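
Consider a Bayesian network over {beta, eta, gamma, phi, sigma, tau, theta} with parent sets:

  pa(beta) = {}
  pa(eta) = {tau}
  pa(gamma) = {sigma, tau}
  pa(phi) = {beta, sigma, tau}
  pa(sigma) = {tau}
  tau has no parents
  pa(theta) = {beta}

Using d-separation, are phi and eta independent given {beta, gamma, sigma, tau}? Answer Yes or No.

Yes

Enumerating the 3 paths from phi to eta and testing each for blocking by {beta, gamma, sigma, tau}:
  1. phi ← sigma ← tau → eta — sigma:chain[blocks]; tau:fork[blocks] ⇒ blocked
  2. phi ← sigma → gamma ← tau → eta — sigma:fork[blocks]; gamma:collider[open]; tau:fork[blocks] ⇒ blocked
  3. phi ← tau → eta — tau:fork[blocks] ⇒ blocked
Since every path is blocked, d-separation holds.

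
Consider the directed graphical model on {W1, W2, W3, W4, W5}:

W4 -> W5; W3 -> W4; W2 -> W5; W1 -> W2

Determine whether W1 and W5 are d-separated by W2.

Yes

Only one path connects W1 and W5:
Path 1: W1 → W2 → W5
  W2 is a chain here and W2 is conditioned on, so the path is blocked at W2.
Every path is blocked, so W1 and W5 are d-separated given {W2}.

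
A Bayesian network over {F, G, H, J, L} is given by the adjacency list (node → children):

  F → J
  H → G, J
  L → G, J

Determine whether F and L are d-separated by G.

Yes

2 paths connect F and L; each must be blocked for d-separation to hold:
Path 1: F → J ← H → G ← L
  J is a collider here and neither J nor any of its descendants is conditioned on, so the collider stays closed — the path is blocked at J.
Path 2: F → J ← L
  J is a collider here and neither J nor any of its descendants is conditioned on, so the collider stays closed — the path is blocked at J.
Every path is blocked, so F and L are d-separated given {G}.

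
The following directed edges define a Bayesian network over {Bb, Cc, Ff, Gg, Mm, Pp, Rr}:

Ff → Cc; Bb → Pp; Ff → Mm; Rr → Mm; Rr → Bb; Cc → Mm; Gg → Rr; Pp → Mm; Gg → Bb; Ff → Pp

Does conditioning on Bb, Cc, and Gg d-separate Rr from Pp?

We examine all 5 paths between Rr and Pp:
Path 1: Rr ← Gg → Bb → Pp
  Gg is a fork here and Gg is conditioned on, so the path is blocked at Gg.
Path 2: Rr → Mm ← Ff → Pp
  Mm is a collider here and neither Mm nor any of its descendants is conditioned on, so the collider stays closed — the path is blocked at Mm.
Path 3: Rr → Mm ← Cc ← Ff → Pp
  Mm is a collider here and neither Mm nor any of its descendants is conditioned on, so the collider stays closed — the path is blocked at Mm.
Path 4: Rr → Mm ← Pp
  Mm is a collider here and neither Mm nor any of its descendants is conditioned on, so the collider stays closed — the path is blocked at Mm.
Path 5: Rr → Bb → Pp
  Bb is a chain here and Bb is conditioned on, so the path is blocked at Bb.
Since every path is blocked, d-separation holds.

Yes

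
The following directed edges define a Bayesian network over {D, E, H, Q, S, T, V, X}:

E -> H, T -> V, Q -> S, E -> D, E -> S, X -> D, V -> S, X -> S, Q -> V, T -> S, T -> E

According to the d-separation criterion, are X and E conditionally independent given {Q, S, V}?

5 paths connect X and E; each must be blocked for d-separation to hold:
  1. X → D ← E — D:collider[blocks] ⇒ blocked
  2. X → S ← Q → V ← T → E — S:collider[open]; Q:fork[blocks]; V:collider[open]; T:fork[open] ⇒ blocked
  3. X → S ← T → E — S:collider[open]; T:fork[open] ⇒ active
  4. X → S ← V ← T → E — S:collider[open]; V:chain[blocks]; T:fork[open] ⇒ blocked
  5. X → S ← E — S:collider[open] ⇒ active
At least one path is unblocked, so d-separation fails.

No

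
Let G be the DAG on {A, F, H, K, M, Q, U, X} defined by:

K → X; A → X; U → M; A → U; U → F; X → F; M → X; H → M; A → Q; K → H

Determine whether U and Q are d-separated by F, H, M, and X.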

Requirement. Return all lines of the material that have "directed" in them.

Output for this exercise.
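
Consider the directed graphical model on {W1, W2, W3, W4, W5}:
The following directed edges define a Bayesian network over {Bb, Cc, Ff, Gg, Mm, Pp, Rr}:
The following directed edges define a Bayesian network over {D, E, H, Q, S, T, V, X}: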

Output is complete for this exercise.